WORK TO BE COMPLETED:
Transcribe only the lines of the listing below from the one holding "s^4 + 4*s^3" through the one holding "Iteratively Factor: m^3", inclusive, without any change.

INPUT RECORDS:
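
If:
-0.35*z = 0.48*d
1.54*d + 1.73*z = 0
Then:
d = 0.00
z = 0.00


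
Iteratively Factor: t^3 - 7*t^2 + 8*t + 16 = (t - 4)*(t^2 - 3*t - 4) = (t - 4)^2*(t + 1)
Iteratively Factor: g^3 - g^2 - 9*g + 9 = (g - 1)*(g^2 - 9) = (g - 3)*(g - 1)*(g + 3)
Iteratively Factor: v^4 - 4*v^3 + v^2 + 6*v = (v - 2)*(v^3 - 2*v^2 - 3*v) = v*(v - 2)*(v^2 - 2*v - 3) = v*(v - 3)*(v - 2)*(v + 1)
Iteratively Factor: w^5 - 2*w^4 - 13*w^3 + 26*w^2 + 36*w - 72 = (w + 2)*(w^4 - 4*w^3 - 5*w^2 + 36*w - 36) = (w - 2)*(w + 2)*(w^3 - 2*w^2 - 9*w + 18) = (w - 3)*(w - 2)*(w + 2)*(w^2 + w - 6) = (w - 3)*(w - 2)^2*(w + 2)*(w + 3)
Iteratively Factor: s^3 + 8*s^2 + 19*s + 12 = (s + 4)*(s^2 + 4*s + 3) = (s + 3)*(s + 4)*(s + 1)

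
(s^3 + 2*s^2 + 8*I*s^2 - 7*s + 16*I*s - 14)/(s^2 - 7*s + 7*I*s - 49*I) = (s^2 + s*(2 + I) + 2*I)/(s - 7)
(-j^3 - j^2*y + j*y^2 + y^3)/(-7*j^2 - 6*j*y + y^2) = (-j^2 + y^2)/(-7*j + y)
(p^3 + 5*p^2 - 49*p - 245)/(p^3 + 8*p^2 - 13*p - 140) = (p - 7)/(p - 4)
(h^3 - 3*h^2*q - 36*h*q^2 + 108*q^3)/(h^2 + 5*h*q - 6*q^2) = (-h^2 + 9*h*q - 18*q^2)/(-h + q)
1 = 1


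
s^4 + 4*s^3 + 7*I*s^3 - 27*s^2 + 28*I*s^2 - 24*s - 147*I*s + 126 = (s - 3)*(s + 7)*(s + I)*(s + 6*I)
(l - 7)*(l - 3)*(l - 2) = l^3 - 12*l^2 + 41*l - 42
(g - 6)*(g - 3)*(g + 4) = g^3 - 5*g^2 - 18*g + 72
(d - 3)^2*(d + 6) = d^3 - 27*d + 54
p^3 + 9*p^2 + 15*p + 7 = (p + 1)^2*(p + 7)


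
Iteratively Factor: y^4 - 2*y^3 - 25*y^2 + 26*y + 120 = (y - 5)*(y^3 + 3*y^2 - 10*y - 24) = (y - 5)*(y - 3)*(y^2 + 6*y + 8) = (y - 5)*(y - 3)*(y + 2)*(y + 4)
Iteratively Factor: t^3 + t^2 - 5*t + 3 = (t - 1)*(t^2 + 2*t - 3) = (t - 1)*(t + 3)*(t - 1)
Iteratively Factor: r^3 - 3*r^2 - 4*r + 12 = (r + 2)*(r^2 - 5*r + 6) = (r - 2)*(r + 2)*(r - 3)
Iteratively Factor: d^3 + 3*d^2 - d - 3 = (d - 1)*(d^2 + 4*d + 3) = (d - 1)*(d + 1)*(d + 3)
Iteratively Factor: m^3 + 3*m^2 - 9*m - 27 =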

--

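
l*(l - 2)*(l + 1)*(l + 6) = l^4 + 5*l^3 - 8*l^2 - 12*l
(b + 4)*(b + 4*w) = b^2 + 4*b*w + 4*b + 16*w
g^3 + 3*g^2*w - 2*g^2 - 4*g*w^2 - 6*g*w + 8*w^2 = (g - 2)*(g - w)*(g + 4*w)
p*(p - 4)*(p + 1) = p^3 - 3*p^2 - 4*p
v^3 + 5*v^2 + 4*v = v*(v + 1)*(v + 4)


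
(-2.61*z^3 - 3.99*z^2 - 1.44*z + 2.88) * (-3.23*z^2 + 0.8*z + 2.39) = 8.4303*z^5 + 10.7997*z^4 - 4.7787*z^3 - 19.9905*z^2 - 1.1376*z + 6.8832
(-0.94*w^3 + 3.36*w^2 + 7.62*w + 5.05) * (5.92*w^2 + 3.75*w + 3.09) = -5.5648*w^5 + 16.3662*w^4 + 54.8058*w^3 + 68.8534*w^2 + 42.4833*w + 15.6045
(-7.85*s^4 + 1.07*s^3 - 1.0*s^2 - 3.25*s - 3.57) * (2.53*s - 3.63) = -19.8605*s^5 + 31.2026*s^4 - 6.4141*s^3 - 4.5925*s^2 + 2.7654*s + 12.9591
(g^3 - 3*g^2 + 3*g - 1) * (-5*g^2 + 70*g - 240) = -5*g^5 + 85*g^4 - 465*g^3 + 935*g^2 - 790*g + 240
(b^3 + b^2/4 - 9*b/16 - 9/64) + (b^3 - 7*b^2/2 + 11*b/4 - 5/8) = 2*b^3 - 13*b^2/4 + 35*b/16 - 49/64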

--

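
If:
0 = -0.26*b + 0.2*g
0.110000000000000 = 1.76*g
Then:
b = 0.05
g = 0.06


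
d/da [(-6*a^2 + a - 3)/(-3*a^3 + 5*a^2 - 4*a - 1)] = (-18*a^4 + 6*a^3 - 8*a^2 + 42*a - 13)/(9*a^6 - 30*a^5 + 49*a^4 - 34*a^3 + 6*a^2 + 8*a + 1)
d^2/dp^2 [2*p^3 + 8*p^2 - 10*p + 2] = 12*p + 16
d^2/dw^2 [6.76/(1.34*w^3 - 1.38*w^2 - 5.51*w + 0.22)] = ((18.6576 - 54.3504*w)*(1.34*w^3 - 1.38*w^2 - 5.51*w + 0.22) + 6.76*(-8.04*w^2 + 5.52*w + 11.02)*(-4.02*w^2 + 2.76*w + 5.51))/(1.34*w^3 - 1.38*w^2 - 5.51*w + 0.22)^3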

RESPONSE:
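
s^4 + 4*s^3 + 7*I*s^3 - 27*s^2 + 28*I*s^2 - 24*s - 147*I*s + 126 = (s - 3)*(s + 7)*(s + I)*(s + 6*I)
(l - 7)*(l - 3)*(l - 2) = l^3 - 12*l^2 + 41*l - 42
(g - 6)*(g - 3)*(g + 4) = g^3 - 5*g^2 - 18*g + 72
(d - 3)^2*(d + 6) = d^3 - 27*d + 54
p^3 + 9*p^2 + 15*p + 7 = (p + 1)^2*(p + 7)


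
Iteratively Factor: y^4 - 2*y^3 - 25*y^2 + 26*y + 120 = (y - 5)*(y^3 + 3*y^2 - 10*y - 24) = (y - 5)*(y - 3)*(y^2 + 6*y + 8) = (y - 5)*(y - 3)*(y + 2)*(y + 4)
Iteratively Factor: t^3 + t^2 - 5*t + 3 = (t - 1)*(t^2 + 2*t - 3) = (t - 1)*(t + 3)*(t - 1)
Iteratively Factor: r^3 - 3*r^2 - 4*r + 12 = (r + 2)*(r^2 - 5*r + 6) = (r - 2)*(r + 2)*(r - 3)
Iteratively Factor: d^3 + 3*d^2 - d - 3 = (d - 1)*(d^2 + 4*d + 3) = (d - 1)*(d + 1)*(d + 3)
Iteratively Factor: m^3 + 3*m^2 - 9*m - 27 =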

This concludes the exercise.